(Stored data)
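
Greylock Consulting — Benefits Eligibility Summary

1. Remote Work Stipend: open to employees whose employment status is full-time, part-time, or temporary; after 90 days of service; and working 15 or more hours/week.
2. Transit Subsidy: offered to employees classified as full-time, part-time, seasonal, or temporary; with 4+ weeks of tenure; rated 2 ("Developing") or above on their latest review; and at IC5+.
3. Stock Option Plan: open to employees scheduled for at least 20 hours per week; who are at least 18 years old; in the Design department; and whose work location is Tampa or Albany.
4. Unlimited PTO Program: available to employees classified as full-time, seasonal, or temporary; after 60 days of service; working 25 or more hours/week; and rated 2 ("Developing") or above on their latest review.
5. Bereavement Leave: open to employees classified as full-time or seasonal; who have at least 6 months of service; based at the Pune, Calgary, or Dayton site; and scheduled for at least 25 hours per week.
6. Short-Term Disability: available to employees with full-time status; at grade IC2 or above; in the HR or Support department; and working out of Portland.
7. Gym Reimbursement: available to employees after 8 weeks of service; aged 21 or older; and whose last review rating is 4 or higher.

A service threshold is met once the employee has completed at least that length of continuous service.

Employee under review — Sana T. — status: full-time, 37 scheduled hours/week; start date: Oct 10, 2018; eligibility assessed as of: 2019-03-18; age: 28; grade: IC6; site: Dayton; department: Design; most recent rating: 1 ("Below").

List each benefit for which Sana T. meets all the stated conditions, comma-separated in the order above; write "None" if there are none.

Remote Work Stipend

Service from Oct 10, 2018 to 2019-03-18: 159 days.
Remote Work Stipend — status full-time ✓; service 159 days ≥ 90 days ✓; 37 hrs/wk ≥ 15 ✓ → eligible.
Transit Subsidy — status full-time ✓; service 159 days ≥ 4 weeks (≈28 days) ✓; rating 1 < 2 ✗ → not eligible.
Stock Option Plan — 37 hrs/wk ≥ 20 ✓; age 28 ≥ 18 ✓; dept Design ✓; site Dayton ✗ (not Tampa or Albany) → not eligible.
Unlimited PTO Program — status full-time ✓; service 159 days ≥ 60 days ✓; 37 hrs/wk ≥ 25 ✓; rating 1 < 2 ✗ → not eligible.
Bereavement Leave — status full-time ✓; service 159 days < 6 months (≈180 days) ✗ → not eligible.
Short-Term Disability — status full-time ✓; grade IC6 ≥ IC2 ✓; dept Design ✗ → not eligible.
Gym Reimbursement — service 159 days ≥ 8 weeks (≈56 days) ✓; age 28 ≥ 21 ✓; rating 1 < 4 ✗ → not eligible.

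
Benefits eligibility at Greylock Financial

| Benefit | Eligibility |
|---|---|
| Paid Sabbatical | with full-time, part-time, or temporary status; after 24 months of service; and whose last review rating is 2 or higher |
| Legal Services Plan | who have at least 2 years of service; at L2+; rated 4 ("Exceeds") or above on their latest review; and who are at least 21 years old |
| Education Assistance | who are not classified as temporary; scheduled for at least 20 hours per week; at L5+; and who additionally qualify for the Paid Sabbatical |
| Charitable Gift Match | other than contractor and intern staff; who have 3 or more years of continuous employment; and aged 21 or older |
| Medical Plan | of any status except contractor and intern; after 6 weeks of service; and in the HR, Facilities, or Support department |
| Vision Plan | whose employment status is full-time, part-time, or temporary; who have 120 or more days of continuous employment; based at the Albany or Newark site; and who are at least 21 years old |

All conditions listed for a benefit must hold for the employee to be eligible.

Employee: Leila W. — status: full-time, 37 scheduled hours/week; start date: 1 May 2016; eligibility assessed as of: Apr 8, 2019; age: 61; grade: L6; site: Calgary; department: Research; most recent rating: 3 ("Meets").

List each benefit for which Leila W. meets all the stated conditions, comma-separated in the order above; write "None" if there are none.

Paid Sabbatical, Education Assistance

Service from 1 May 2016 to Apr 8, 2019: 1072 days.
Paid Sabbatical — status full-time ✓; service 1072 days ≥ 24 months (≈720 days) ✓; rating 3 ≥ 2 ✓ → eligible.
Legal Services Plan — service 1072 days ≥ 2 years (≈730 days) ✓; grade L6 ≥ L2 ✓; rating 3 < 4 ✗ → not eligible.
Education Assistance — status full-time ✓ (not excluded); 37 hrs/wk ≥ 20 ✓; grade L6 ≥ L5 ✓; eligible for Paid Sabbatical ✓ → eligible.
Charitable Gift Match — status full-time ✓ (not excluded); service 1072 days < 3 years (≈1095 days) ✗ → not eligible.
Medical Plan — status full-time ✓ (not excluded); service 1072 days ≥ 6 weeks (≈42 days) ✓; dept Research ✗ → not eligible.
Vision Plan — status full-time ✓; service 1072 days ≥ 120 days ✓; site Calgary ✗ (not Albany or Newark) → not eligible.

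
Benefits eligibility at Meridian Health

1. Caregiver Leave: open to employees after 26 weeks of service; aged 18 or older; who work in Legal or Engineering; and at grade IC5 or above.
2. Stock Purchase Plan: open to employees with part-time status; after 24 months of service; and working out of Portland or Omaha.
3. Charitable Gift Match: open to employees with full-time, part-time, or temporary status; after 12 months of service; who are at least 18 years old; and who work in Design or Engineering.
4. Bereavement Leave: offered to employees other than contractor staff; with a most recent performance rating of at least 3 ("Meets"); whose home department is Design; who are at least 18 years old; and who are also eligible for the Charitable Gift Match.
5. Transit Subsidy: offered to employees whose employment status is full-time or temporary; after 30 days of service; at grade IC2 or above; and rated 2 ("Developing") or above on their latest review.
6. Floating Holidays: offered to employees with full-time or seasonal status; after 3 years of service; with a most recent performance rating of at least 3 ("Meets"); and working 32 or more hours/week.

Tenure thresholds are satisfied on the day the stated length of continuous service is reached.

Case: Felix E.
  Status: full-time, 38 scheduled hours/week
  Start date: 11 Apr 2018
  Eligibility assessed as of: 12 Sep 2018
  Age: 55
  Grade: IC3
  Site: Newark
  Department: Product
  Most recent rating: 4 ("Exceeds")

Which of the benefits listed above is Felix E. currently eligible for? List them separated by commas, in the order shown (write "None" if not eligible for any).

Service from 11 Apr 2018 to 12 Sep 2018: 154 days.
Caregiver Leave — service 154 days < 26 weeks (≈182 days) ✗ → not eligible.
Stock Purchase Plan — status full-time ✗ (requires part-time) → not eligible.
Charitable Gift Match — status full-time ✓; service 154 days < 12 months (≈360 days) ✗ → not eligible.
Bereavement Leave — status full-time ✓ (not excluded); rating 4 ≥ 3 ✓; dept Product ✗ → not eligible.
Transit Subsidy — status full-time ✓; service 154 days ≥ 30 days ✓; grade IC3 ≥ IC2 ✓; rating 4 ≥ 2 ✓ → eligible.
Floating Holidays — status full-time ✓; service 154 days < 3 years (≈1095 days) ✗ → not eligible.

Transit Subsidy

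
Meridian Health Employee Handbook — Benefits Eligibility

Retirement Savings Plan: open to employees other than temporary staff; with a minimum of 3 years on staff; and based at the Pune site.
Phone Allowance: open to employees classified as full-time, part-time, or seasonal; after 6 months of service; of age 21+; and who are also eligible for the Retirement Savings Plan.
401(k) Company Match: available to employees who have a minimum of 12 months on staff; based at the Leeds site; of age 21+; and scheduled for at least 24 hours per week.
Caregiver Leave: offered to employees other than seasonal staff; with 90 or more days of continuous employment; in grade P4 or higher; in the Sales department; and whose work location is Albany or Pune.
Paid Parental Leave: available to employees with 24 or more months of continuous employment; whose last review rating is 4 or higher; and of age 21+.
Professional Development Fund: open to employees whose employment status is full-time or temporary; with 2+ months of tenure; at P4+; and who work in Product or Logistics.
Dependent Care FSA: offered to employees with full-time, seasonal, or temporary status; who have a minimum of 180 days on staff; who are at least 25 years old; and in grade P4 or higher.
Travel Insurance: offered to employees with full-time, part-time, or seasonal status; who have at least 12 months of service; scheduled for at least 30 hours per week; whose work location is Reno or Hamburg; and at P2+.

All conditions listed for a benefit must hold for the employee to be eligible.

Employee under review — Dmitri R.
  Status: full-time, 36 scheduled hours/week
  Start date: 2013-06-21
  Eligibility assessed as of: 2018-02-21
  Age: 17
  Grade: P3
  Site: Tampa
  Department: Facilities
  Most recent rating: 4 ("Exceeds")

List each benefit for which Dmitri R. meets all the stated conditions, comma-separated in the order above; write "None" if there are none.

Service from 2013-06-21 to 2018-02-21: 1706 days.
Retirement Savings Plan — status full-time ✓ (not excluded); service 1706 days ≥ 3 years (≈1095 days) ✓; site Tampa ✗ (not Pune) → not eligible.
Phone Allowance — status full-time ✓; service 1706 days ≥ 6 months (≈180 days) ✓; age 17 < 21 ✗ → not eligible.
401(k) Company Match — service 1706 days ≥ 12 months (≈360 days) ✓; site Tampa ✗ (not Leeds) → not eligible.
Caregiver Leave — status full-time ✓ (not excluded); service 1706 days ≥ 90 days ✓; grade P3 < P4 ✗ → not eligible.
Paid Parental Leave — service 1706 days ≥ 24 months (≈720 days) ✓; rating 4 ≥ 4 ✓; age 17 < 21 ✗ → not eligible.
Professional Development Fund — status full-time ✓; service 1706 days ≥ 2 months (≈60 days) ✓; grade P3 < P4 ✗ → not eligible.
Dependent Care FSA — status full-time ✓; service 1706 days ≥ 180 days ✓; age 17 < 25 ✗ → not eligible.
Travel Insurance — status full-time ✓; service 1706 days ≥ 12 months (≈360 days) ✓; 36 hrs/wk ≥ 30 ✓; site Tampa ✗ (not Reno or Hamburg) → not eligible.

None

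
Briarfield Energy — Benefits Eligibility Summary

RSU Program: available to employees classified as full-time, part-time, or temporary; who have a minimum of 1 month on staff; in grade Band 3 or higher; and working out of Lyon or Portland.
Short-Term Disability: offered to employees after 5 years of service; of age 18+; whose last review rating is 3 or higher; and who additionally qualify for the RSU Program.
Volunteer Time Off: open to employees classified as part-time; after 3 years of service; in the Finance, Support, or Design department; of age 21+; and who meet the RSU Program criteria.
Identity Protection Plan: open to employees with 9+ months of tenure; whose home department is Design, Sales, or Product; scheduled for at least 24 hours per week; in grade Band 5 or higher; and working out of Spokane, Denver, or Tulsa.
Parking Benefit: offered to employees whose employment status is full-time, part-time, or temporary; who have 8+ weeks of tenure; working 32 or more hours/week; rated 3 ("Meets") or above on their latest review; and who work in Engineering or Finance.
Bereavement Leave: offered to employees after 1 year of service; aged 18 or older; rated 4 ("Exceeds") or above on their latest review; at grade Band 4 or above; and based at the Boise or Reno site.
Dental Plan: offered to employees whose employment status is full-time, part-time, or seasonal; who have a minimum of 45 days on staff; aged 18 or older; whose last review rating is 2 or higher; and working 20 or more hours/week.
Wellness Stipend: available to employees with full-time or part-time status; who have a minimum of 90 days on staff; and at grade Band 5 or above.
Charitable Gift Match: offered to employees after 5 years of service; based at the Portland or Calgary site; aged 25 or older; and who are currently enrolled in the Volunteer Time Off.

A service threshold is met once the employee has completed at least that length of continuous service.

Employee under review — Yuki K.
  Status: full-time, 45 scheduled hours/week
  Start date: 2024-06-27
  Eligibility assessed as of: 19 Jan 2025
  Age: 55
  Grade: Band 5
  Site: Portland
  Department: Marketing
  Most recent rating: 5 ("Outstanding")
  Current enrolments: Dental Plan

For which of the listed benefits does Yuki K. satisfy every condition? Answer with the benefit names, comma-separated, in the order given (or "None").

Service from 2024-06-27 to 19 Jan 2025: 206 days.
RSU Program — status full-time ✓; service 206 days ≥ 1 month (≈30 days) ✓; grade Band 5 ≥ Band 3 ✓; site Portland ✓ → eligible.
Short-Term Disability — service 206 days < 5 years (≈1825 days) ✗ → not eligible.
Volunteer Time Off — status full-time ✗ (requires part-time) → not eligible.
Identity Protection Plan — service 206 days < 9 months (≈270 days) ✗ → not eligible.
Parking Benefit — status full-time ✓; service 206 days ≥ 8 weeks (≈56 days) ✓; 45 hrs/wk ≥ 32 ✓; rating 5 ≥ 3 ✓; dept Marketing ✗ → not eligible.
Bereavement Leave — service 206 days < 1 year (≈365 days) ✗ → not eligible.
Dental Plan — status full-time ✓; service 206 days ≥ 45 days ✓; age 55 ≥ 18 ✓; rating 5 ≥ 2 ✓; 45 hrs/wk ≥ 20 ✓ → eligible.
Wellness Stipend — status full-time ✓; service 206 days ≥ 90 days ✓; grade Band 5 ≥ Band 5 ✓ → eligible.
Charitable Gift Match — service 206 days < 5 years (≈1825 days) ✗ → not eligible.

RSU Program, Dental Plan, Wellness Stipend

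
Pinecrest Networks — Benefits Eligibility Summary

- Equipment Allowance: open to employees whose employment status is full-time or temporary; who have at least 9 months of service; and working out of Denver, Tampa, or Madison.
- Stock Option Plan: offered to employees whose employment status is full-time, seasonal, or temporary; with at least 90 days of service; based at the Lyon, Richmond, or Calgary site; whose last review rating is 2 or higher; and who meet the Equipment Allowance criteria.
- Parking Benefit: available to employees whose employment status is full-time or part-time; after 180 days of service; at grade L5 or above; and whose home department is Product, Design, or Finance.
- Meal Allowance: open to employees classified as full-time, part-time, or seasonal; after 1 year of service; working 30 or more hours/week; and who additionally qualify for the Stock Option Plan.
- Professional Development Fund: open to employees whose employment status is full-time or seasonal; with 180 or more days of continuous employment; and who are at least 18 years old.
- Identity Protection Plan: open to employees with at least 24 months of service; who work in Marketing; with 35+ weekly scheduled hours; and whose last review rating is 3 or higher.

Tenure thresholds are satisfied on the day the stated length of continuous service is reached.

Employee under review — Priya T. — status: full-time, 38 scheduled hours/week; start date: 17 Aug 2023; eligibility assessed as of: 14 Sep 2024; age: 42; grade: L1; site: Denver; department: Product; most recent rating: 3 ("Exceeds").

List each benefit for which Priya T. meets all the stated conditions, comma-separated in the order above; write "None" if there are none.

Service from 17 Aug 2023 to 14 Sep 2024: 394 days.
Equipment Allowance — status full-time ✓; service 394 days ≥ 9 months (≈270 days) ✓; site Denver ✓ → eligible.
Stock Option Plan — status full-time ✓; service 394 days ≥ 90 days ✓; site Denver ✗ (not Lyon, Richmond, or Calgary) → not eligible.
Parking Benefit — status full-time ✓; service 394 days ≥ 180 days ✓; grade L1 < L5 ✗ → not eligible.
Meal Allowance — status full-time ✓; service 394 days ≥ 1 year (≈365 days) ✓; 38 hrs/wk ≥ 30 ✓; not eligible for Stock Option Plan ✗ → not eligible.
Professional Development Fund — status full-time ✓; service 394 days ≥ 180 days ✓; age 42 ≥ 18 ✓ → eligible.
Identity Protection Plan — service 394 days < 24 months (≈720 days) ✗ → not eligible.

Equipment Allowance, Professional Development Fund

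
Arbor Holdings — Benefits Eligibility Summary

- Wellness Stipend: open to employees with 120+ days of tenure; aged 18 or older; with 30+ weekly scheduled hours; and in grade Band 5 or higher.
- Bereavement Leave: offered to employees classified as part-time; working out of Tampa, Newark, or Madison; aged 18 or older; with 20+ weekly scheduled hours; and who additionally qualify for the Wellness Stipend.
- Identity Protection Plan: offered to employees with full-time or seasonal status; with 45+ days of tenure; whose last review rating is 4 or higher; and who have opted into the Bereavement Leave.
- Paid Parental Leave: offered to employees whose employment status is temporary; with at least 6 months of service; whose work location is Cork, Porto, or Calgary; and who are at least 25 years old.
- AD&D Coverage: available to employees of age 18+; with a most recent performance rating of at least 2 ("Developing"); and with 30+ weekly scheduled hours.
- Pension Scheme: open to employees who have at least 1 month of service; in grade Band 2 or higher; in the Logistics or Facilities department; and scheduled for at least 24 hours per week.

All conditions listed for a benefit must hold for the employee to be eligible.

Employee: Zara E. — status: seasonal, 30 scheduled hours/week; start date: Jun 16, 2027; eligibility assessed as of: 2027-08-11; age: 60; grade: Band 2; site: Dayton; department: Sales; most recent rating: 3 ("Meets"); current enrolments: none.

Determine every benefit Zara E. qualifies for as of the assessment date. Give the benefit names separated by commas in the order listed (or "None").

AD&D Coverage

Service from Jun 16, 2027 to 2027-08-11: 56 days.
Wellness Stipend — service 56 days < 120 days ✗ → not eligible.
Bereavement Leave — status seasonal ✗ (requires part-time) → not eligible.
Identity Protection Plan — status seasonal ✓; service 56 days ≥ 45 days ✓; rating 3 < 4 ✗ → not eligible.
Paid Parental Leave — status seasonal ✗ (requires temporary) → not eligible.
AD&D Coverage — age 60 ≥ 18 ✓; rating 3 ≥ 2 ✓; 30 hrs/wk ≥ 30 ✓ → eligible.
Pension Scheme — service 56 days ≥ 1 month (≈30 days) ✓; grade Band 2 ≥ Band 2 ✓; dept Sales ✗ → not eligible.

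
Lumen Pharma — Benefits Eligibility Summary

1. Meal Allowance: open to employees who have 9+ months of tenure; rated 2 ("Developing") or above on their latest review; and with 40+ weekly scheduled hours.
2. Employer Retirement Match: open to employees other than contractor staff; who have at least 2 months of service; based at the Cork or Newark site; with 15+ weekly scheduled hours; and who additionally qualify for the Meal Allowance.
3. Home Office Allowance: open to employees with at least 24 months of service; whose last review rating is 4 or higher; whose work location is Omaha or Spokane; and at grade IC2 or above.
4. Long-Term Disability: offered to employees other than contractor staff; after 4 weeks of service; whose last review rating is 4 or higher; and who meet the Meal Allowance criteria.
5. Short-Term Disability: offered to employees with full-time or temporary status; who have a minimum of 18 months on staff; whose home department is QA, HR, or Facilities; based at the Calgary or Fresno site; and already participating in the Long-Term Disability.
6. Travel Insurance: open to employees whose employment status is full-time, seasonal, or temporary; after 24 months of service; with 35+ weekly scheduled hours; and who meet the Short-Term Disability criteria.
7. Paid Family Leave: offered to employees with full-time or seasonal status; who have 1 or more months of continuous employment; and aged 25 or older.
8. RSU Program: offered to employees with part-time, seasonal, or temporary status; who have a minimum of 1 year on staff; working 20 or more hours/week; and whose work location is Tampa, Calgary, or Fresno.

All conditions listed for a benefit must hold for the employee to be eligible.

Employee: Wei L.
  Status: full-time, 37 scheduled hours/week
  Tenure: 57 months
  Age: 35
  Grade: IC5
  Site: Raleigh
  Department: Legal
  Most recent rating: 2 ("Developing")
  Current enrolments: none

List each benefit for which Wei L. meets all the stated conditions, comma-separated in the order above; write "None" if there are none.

Meal Allowance — service 57 months ≥ 9 months ✓; rating 2 ≥ 2 ✓; 37 hrs/wk < 40 ✗ → not eligible.
Employer Retirement Match — status full-time ✓ (not excluded); service 57 months ≥ 2 months ✓; site Raleigh ✗ (not Cork or Newark) → not eligible.
Home Office Allowance — service 57 months ≥ 24 months ✓; rating 2 < 4 ✗ → not eligible.
Long-Term Disability — status full-time ✓ (not excluded); service 57 months ≥ 4 weeks (≈28 days) ✓; rating 2 < 4 ✗ → not eligible.
Short-Term Disability — status full-time ✓; service 57 months ≥ 18 months ✓; dept Legal ✗ → not eligible.
Travel Insurance — status full-time ✓; service 57 months ≥ 24 months ✓; 37 hrs/wk ≥ 35 ✓; not eligible for Short-Term Disability ✗ → not eligible.
Paid Family Leave — status full-time ✓; service 57 months ≥ 1 month ✓; age 35 ≥ 25 ✓ → eligible.
RSU Program — status full-time ✗ (requires part-time, seasonal, or temporary) → not eligible.

Paid Family Leave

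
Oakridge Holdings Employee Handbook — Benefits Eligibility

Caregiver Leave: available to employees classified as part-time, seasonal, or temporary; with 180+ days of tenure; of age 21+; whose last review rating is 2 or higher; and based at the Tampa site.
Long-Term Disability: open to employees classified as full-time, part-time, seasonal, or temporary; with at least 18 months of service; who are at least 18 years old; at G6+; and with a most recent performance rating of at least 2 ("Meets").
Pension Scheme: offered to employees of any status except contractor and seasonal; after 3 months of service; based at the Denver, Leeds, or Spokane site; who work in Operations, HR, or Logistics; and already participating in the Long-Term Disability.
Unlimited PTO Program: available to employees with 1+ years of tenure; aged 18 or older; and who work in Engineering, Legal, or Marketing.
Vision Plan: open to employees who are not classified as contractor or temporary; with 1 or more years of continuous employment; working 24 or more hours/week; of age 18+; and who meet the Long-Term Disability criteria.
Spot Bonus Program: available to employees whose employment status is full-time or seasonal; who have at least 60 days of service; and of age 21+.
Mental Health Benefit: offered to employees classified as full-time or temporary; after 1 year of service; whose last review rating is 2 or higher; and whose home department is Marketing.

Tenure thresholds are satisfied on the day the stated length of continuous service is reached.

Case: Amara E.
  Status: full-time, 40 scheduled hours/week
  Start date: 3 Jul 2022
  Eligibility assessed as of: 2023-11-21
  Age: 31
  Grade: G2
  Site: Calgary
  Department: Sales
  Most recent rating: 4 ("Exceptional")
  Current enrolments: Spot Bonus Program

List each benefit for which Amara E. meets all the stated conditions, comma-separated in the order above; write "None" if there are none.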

EXERCISE
Using the records above, report the count of lines holding "Spot" and nothing else.

RESPONSE TO THE EXERCISE
2